[Task statement] All lines from the one with "Under conditions where" through the end of the records below are to be given again exactly, and nothing else.

Stored data:
::::::
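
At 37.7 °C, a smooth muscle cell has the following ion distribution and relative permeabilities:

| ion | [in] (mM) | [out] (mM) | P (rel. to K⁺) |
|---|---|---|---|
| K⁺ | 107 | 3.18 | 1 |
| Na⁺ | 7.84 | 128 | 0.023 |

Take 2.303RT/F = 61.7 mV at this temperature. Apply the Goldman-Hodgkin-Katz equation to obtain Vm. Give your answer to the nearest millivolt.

Vm = 61.7 · log₁₀[(Σ P·[cation]ₒ + Σ P·[anion]ᵢ) / (Σ P·[cation]ᵢ + Σ P·[anion]ₒ)]
Numerator = 1×3.18 + 0.023×128 = 6.124
Denominator = 1×107 + 0.023×7.84 = 107.2
Vm = 61.7 · log₁₀(0.057137) = 61.7 × (-1.2431) = -76.70 mV

-77 mV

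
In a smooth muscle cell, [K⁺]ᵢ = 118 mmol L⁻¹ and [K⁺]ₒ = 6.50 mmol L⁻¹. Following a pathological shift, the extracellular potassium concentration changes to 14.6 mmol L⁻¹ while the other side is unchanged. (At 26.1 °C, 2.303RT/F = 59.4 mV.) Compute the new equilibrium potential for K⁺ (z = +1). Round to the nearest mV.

After the shift: [K⁺]_out = 14.6, [K⁺]_in = 118 mmol L⁻¹.
E_new = (59.4/1)·log₁₀(14.6/118) = 59.40 · (-0.9075) = -53.91 mV

-54 mV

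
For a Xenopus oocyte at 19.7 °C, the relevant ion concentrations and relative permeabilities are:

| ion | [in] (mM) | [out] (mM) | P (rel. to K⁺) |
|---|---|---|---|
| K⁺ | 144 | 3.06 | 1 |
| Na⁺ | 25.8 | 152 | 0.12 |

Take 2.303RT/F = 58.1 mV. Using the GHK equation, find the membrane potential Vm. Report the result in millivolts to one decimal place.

Vm = 58.1 · log₁₀[(Σ P·[cation]ₒ + Σ P·[anion]ᵢ) / (Σ P·[cation]ᵢ + Σ P·[anion]ₒ)]
Numerator = 1×3.06 + 0.12×152 = 21.3
Denominator = 1×144 + 0.12×25.8 = 147.1
Vm = 58.1 · log₁₀(0.1448) = 58.1 × (-0.8392) = -48.76 mV

-48.8 mV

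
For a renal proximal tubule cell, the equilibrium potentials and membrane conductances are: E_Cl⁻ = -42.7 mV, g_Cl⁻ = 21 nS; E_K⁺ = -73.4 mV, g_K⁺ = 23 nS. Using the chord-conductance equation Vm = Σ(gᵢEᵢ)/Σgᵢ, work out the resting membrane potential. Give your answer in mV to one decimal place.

Σ gᵢEᵢ = 21·(-42.7) + 23·(-73.4) = -2584.90
Σ gᵢ = 21 + 23 = 44
Vm = -2584.90 / 44 = -58.75 mV

-58.7 mV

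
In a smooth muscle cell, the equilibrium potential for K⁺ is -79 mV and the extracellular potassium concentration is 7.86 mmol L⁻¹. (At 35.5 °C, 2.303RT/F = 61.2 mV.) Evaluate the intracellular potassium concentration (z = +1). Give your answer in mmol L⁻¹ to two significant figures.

Nernst: E = (61.2/1) · log₁₀([out]/[in]), so log₁₀([out]/[in]) = -79.0 × 1 / 61.2 = -1.2908.
[out]/[in] = 10^(-1.2908) = 0.05119.
[in] = 7.86 / 0.05119 = 153.6 mmol L⁻¹.

150 mmol L⁻¹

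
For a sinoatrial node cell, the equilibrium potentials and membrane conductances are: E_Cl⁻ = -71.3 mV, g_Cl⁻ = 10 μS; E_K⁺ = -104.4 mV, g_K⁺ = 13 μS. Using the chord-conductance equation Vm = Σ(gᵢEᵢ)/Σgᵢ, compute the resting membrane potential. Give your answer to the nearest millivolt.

-90 mV

Σ gᵢEᵢ = 10·(-71.3) + 13·(-104.4) = -2070.20
Σ gᵢ = 10 + 13 = 23
Vm = -2070.20 / 23 = -90.01 mV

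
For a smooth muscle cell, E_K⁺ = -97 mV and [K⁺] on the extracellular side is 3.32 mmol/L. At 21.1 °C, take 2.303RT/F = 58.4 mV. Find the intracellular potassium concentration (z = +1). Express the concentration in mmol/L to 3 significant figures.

152 mmol/L

Nernst: E = (58.4/1) · log₁₀([out]/[in]), so log₁₀([out]/[in]) = -97.0 × 1 / 58.4 = -1.6610.
[out]/[in] = 10^(-1.6610) = 0.02183.
[in] = 3.32 / 0.02183 = 152.1 mmol/L.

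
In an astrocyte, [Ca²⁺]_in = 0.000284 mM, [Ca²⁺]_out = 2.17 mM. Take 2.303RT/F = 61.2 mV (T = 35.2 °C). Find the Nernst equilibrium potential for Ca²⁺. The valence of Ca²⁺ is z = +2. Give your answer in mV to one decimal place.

E = (61.2/z) · log₁₀([Ca²⁺]_out/[Ca²⁺]_in) with z = +2.
= (61.2/2) · log₁₀(2.17/0.000284) = 30.60 · log₁₀(7641)
= 30.60 · (3.8831) = 118.82 mV

118.8 mV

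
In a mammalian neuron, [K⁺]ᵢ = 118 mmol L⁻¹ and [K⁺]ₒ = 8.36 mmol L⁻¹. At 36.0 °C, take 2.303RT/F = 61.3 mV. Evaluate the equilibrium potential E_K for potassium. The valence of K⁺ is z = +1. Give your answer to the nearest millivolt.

E = (61.3/z) · log₁₀([K⁺]_out/[K⁺]_in) with z = +1.
= (61.3/1) · log₁₀(8.36/118) = 61.30 · log₁₀(0.07085)
= 61.30 · (-1.1497) = -70.48 mV

-70 mV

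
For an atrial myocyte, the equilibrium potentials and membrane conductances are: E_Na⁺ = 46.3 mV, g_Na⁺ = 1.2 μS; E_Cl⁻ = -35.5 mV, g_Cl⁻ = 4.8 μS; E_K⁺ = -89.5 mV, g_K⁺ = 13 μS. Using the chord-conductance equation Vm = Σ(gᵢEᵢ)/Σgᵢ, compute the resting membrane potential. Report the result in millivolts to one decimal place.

Σ gᵢEᵢ = 1.2·(46.3) + 4.8·(-35.5) + 13·(-89.5) = -1278.34
Σ gᵢ = 1.2 + 4.8 + 13 = 19
Vm = -1278.34 / 19 = -67.28 mV

-67.3 mV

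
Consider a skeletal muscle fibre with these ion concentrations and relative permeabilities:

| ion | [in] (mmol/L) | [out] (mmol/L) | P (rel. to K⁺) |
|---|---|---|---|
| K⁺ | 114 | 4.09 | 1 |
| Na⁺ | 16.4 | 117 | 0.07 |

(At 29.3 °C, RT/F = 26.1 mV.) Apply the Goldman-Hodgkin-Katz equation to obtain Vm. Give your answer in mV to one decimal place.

Vm = 26.1 · ln[(Σ P·[cation]ₒ + Σ P·[anion]ᵢ) / (Σ P·[cation]ᵢ + Σ P·[anion]ₒ)]
Numerator = 1×4.09 + 0.07×117 = 12.28
Denominator = 1×114 + 0.07×16.4 = 115.1
Vm = 26.1 · ln(0.10665) = 26.1 × (-2.2382) = -58.42 mV

-58.4 mV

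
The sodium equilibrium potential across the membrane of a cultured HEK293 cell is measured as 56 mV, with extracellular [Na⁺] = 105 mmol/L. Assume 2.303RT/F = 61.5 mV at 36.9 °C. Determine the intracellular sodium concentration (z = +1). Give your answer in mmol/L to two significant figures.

Nernst: E = (61.5/1) · log₁₀([out]/[in]), so log₁₀([out]/[in]) = 56.0 × 1 / 61.5 = 0.9106.
[out]/[in] = 10^(0.9106) = 8.139.
[in] = 105 / 8.139 = 12.9 mmol/L.

13 mmol/L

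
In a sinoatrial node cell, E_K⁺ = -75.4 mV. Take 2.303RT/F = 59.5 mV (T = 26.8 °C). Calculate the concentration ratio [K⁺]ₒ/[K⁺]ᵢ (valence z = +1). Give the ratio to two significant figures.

log₁₀([out]/[in]) = E·z/(59.5) = -75.4 × 1 / 59.5 = -1.2672
[out]/[in] = 10^(-1.2672) = 0.05405

0.054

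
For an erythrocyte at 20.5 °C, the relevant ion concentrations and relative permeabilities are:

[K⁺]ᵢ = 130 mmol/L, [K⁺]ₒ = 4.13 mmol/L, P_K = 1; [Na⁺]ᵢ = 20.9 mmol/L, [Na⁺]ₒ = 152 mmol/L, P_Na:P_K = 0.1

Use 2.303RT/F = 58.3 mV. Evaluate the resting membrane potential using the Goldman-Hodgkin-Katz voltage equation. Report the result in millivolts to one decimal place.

Vm = 58.3 · log₁₀[(Σ P·[cation]ₒ + Σ P·[anion]ᵢ) / (Σ P·[cation]ᵢ + Σ P·[anion]ₒ)]
Numerator = 1×4.13 + 0.1×152 = 19.33
Denominator = 1×130 + 0.1×20.9 = 132.1
Vm = 58.3 · log₁₀(0.14634) = 58.3 × (-0.8346) = -48.66 mV

-48.7 mV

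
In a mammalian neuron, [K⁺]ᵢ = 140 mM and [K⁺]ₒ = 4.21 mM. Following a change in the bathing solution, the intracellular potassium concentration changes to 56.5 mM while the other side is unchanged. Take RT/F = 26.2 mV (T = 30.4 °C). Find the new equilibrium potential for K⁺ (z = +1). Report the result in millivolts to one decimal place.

After the shift: [K⁺]_out = 4.21, [K⁺]_in = 56.5 mM.
E_new = (26.2/1)·ln(4.21/56.5) = 26.20 · (-2.5968) = -68.04 mV

-68.0 mV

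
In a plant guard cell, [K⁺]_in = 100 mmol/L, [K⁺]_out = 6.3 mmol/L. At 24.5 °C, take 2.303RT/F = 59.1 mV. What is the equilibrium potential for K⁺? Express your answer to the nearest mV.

-71 mV

E = (59.1/z) · log₁₀([K⁺]_out/[K⁺]_in) with z = +1.
= (59.1/1) · log₁₀(6.3/100) = 59.10 · log₁₀(0.063)
= 59.10 · (-1.2007) = -70.96 mV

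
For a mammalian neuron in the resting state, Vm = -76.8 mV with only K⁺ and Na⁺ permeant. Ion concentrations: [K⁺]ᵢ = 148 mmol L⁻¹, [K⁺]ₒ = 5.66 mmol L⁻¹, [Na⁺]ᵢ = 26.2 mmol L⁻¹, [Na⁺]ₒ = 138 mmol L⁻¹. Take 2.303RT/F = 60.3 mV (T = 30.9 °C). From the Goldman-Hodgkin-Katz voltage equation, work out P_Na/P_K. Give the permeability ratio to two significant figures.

Let α = P_Na/P_K. GHK: Vm = 60.3·log₁₀[(Kₒ + α·Naₒ)/(Kᵢ + α·Naᵢ)].
10^(Vm/60.3) = 10^(-76.8/60.3) = 0.053256
So 0.053256·(Kᵢ + α·Naᵢ) = Kₒ + α·Naₒ → α = (0.053256·148.0 − 5.66) / (138.0 − 0.053256·26.2)
α = (7.882 − 5.66) / (138.0 − 1.395) = 2.222/136.6 = 0.01627

0.016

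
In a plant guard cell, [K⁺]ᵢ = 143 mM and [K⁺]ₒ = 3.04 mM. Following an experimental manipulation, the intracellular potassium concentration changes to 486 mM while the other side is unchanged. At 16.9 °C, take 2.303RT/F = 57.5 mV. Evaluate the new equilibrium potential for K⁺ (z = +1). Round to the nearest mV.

After the shift: [K⁺]_out = 3.04, [K⁺]_in = 486 mM.
E_new = (57.5/1)·log₁₀(3.04/486) = 57.50 · (-2.2038) = -126.72 mV

-127 mV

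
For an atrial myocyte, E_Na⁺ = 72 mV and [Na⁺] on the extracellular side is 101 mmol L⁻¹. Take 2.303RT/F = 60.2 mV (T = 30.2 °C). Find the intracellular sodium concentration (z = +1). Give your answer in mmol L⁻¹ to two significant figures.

Nernst: E = (60.2/1) · log₁₀([out]/[in]), so log₁₀([out]/[in]) = 72.0 × 1 / 60.2 = 1.1960.
[out]/[in] = 10^(1.1960) = 15.7.
[in] = 101 / 15.7 = 6.431 mmol L⁻¹.

6.4 mmol L⁻¹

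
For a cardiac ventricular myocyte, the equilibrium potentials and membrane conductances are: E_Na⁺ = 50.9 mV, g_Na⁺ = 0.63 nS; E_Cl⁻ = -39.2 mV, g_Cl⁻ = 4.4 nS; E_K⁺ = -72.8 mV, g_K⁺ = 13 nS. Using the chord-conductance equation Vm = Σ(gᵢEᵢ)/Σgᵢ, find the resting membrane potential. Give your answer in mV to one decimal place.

Σ gᵢEᵢ = 0.63·(50.9) + 4.4·(-39.2) + 13·(-72.8) = -1086.81
Σ gᵢ = 0.63 + 4.4 + 13 = 18.03
Vm = -1086.81 / 18.03 = -60.28 mV

-60.3 mV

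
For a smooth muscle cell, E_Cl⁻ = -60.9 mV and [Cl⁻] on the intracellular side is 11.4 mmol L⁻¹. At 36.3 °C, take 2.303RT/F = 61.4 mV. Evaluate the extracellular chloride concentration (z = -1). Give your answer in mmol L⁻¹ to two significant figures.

Nernst: E = (61.4/-1) · log₁₀([out]/[in]), so log₁₀([out]/[in]) = -60.9 × -1 / 61.4 = 0.9919.
[out]/[in] = 10^(0.9919) = 9.814.
[out] = 9.814 × 11.4 = 111.9 mmol L⁻¹.

110 mmol L⁻¹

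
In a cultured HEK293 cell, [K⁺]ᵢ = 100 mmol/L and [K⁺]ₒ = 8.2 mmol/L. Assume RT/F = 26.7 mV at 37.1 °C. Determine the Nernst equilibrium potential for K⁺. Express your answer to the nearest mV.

-67 mV

E = (26.7/z) · ln([K⁺]_out/[K⁺]_in) with z = +1.
= (26.7/1) · ln(8.2/100) = 26.70 · ln(0.082)
= 26.70 · (-2.5010) = -66.78 mV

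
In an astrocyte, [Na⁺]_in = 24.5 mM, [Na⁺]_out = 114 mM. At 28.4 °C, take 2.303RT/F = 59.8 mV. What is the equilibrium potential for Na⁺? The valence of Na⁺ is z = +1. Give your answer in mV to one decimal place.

E = (59.8/z) · log₁₀([Na⁺]_out/[Na⁺]_in) with z = +1.
= (59.8/1) · log₁₀(114/24.5) = 59.80 · log₁₀(4.653)
= 59.80 · (0.6677) = 39.93 mV

39.9 mV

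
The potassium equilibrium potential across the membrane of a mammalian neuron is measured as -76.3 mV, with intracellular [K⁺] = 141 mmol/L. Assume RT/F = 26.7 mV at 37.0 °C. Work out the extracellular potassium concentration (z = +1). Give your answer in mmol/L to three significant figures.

8.09 mmol/L

Nernst: E = (26.7/1) · ln([out]/[in]), so ln([out]/[in]) = -76.3 × 1 / 26.7 = -2.8577.
[out]/[in] = e^(-2.8577) = 0.0574.
[out] = 0.0574 × 141 = 8.094 mmol/L.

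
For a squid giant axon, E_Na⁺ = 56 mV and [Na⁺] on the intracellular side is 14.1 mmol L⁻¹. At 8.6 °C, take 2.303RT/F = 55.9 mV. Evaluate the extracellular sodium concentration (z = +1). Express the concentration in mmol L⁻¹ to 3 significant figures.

Nernst: E = (55.9/1) · log₁₀([out]/[in]), so log₁₀([out]/[in]) = 56.0 × 1 / 55.9 = 1.0018.
[out]/[in] = 10^(1.0018) = 10.04.
[out] = 10.04 × 14.1 = 141.6 mmol L⁻¹.

142 mmol L⁻¹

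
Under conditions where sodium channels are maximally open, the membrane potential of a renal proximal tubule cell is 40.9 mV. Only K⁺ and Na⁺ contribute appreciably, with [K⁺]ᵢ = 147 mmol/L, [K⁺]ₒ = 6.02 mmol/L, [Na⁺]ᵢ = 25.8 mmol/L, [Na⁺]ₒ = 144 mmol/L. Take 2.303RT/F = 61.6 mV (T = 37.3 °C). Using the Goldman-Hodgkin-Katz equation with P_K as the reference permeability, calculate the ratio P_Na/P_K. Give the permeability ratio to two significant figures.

Let α = P_Na/P_K. GHK: Vm = 61.6·log₁₀[(Kₒ + α·Naₒ)/(Kᵢ + α·Naᵢ)].
10^(Vm/61.6) = 10^(40.9/61.6) = 4.6128
So 4.6128·(Kᵢ + α·Naᵢ) = Kₒ + α·Naₒ → α = (4.6128·147.0 − 6.02) / (144.0 − 4.6128·25.8)
α = (678.1 − 6.02) / (144.0 − 119) = 672.1/24.99 = 26.89

27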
::::::
[Result of the exercise]
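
Under conditions where sodium channels are maximally open, the membrane potential of a renal proximal tubule cell is 40.9 mV. Only K⁺ and Na⁺ contribute appreciably, with [K⁺]ᵢ = 147 mmol/L, [K⁺]ₒ = 6.02 mmol/L, [Na⁺]ᵢ = 25.8 mmol/L, [Na⁺]ₒ = 144 mmol/L. Take 2.303RT/F = 61.6 mV (T = 37.3 °C). Using the Goldman-Hodgkin-Katz equation with P_K as the reference permeability, calculate the ratio P_Na/P_K. Give the permeability ratio to two significant figures.

Let α = P_Na/P_K. GHK: Vm = 61.6·log₁₀[(Kₒ + α·Naₒ)/(Kᵢ + α·Naᵢ)].
10^(Vm/61.6) = 10^(40.9/61.6) = 4.6128
So 4.6128·(Kᵢ + α·Naᵢ) = Kₒ + α·Naₒ → α = (4.6128·147.0 − 6.02) / (144.0 − 4.6128·25.8)
α = (678.1 − 6.02) / (144.0 − 119) = 672.1/24.99 = 26.89

27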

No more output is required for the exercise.